▸ **Input data**:

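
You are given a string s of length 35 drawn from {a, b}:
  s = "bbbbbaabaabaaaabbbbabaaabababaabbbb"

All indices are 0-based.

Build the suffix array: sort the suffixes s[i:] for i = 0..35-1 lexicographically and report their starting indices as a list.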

--

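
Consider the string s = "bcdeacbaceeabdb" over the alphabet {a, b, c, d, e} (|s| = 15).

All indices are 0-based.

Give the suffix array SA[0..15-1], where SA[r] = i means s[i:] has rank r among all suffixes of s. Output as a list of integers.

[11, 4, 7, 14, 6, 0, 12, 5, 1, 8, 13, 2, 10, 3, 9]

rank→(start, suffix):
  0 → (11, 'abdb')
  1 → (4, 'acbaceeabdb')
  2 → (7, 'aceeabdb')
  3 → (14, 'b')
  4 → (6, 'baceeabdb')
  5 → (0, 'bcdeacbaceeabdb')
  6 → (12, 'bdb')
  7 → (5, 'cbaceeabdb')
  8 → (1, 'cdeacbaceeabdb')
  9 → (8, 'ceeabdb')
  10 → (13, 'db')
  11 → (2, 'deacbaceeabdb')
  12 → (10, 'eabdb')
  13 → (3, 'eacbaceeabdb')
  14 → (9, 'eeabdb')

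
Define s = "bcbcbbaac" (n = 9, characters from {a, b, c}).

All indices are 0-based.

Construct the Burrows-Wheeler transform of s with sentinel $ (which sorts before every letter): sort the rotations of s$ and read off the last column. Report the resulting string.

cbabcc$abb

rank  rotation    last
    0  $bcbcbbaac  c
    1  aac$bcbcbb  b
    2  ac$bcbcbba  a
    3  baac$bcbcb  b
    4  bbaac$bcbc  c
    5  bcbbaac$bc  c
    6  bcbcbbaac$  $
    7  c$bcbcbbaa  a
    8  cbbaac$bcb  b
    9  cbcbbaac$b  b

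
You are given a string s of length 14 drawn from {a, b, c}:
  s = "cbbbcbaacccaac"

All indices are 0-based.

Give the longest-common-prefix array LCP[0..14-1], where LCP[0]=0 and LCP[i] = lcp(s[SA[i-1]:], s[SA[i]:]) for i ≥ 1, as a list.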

...

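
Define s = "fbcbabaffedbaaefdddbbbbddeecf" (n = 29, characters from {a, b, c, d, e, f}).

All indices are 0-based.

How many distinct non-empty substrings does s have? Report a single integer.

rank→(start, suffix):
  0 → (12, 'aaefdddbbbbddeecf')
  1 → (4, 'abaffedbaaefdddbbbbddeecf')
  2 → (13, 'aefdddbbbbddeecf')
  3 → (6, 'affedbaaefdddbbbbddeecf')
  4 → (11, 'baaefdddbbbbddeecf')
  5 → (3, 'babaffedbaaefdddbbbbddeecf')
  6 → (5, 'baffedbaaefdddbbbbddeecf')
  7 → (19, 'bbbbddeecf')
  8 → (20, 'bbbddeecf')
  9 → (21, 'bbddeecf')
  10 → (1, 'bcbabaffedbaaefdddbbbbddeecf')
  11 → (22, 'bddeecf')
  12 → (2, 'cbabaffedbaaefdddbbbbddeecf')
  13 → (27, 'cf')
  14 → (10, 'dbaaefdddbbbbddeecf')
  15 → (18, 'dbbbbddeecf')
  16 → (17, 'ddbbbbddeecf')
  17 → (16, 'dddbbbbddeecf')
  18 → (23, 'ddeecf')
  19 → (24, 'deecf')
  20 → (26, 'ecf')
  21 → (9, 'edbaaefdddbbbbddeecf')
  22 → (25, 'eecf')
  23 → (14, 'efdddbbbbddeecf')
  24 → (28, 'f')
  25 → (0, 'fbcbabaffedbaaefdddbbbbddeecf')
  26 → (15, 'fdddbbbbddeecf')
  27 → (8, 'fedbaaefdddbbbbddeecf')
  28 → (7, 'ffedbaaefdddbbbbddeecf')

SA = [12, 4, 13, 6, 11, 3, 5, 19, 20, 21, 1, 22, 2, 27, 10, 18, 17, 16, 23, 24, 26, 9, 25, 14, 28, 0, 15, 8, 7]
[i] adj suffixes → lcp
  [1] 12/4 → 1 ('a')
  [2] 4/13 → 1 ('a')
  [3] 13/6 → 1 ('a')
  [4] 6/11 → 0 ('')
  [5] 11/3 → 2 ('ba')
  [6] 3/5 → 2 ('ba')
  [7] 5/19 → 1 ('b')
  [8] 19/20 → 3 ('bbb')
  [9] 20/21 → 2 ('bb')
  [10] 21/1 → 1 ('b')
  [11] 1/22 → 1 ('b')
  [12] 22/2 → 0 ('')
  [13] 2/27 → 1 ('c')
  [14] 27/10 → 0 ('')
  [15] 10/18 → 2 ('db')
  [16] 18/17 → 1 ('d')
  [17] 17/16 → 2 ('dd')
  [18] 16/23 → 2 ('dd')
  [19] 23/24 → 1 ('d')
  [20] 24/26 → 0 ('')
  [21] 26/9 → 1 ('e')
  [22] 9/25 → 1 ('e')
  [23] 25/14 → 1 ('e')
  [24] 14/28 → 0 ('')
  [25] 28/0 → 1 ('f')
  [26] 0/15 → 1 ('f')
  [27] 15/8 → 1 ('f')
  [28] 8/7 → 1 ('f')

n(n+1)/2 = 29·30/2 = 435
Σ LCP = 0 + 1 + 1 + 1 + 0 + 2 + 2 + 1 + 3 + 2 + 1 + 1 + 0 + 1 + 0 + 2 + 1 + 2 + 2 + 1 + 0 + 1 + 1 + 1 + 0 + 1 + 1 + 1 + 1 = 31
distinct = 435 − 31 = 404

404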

▸ **Exercise requirements**: All that is wanted is a faithful reproduction of the line above with "You are given a string s of length 35", the line with "Build the suffix", and every line in between.

▸ **Response area**:
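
You are given a string s of length 35 drawn from {a, b}:
  s = "bbbbbaabaabaaaabbbbabaaabababaabbbb"

All indices are 0-based.

Build the suffix array: sort the suffixes s[i:] for i = 0..35-1 lexicographically and report their starting indices as a list.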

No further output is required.